■ **WHAT IS BEING ASKED**
The records need to be set down again exactly as they appear.

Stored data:
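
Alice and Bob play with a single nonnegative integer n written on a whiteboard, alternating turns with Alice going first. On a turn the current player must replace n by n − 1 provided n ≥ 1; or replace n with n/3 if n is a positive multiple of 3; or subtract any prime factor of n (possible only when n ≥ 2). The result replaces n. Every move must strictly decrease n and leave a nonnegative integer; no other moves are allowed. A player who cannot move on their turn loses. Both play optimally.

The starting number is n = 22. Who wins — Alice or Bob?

Compute win/loss labels from the base case upward. A position with no move is L. Any other position is W if it can reach an L in one move, else L.
n=0: no move → L
n=1: reaches L-position 0 → W
n=2: reaches L-position 0 → W
n=3: reaches L-position 0 → W
n=4: only reaches 2(W), 3(W), all W → L
n=5: reaches L-position 0 → W
n=6: reaches L-position 4 → W
n=7: reaches L-position 0 → W
n=8: only reaches 6(W), 7(W), all W → L
n=9: reaches L-position 8 → W
n=10: reaches L-position 8 → W
n=11: reaches L-position 0 → W
n=12: reaches L-position 4 → W
n=13: reaches L-position 0 → W
n=14: only reaches 7(W), 12(W), 13(W), all W → L
n=15: reaches L-position 14 → W
n=16: reaches L-position 14 → W
n=17: reaches L-position 0 → W
n=18: only reaches 6(W), 15(W), 16(W), 17(W), all W → L
n=19: reaches L-position 0 → W
n=20: reaches L-position 18 → W
n=21: reaches L-position 14 → W
n=22: only reaches 11(W), 20(W), 21(W), all W → L
Every move from 22 reaches a W position, so the mover loses.

Bob wins.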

■ **SOLUTION FOR THIS PROBLEM**
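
Alice and Bob play with a single nonnegative integer n written on a whiteboard, alternating turns with Alice going first. On a turn the current player must replace n by n − 1 provided n ≥ 1; or replace n with n/3 if n is a positive multiple of 3; or subtract any prime factor of n (possible only when n ≥ 2). The result replaces n. Every move must strictly decrease n and leave a nonnegative integer; no other moves are allowed. A player who cannot move on their turn loses. Both play optimally.

The starting number is n = 22. Who wins — Alice or Bob?

Compute win/loss labels from the base case upward. A position with no move is L. Any other position is W if it can reach an L in one move, else L.
n=0: no move → L
n=1: reaches L-position 0 → W
n=2: reaches L-position 0 → W
n=3: reaches L-position 0 → W
n=4: only reaches 2(W), 3(W), all W → L
n=5: reaches L-position 0 → W
n=6: reaches L-position 4 → W
n=7: reaches L-position 0 → W
n=8: only reaches 6(W), 7(W), all W → L
n=9: reaches L-position 8 → W
n=10: reaches L-position 8 → W
n=11: reaches L-position 0 → W
n=12: reaches L-position 4 → W
n=13: reaches L-position 0 → W
n=14: only reaches 7(W), 12(W), 13(W), all W → L
n=15: reaches L-position 14 → W
n=16: reaches L-position 14 → W
n=17: reaches L-position 0 → W
n=18: only reaches 6(W), 15(W), 16(W), 17(W), all W → L
n=19: reaches L-position 0 → W
n=20: reaches L-position 18 → W
n=21: reaches L-position 14 → W
n=22: only reaches 11(W), 20(W), 21(W), all W → L
Every move from 22 reaches a W position, so the mover loses.

Bob wins.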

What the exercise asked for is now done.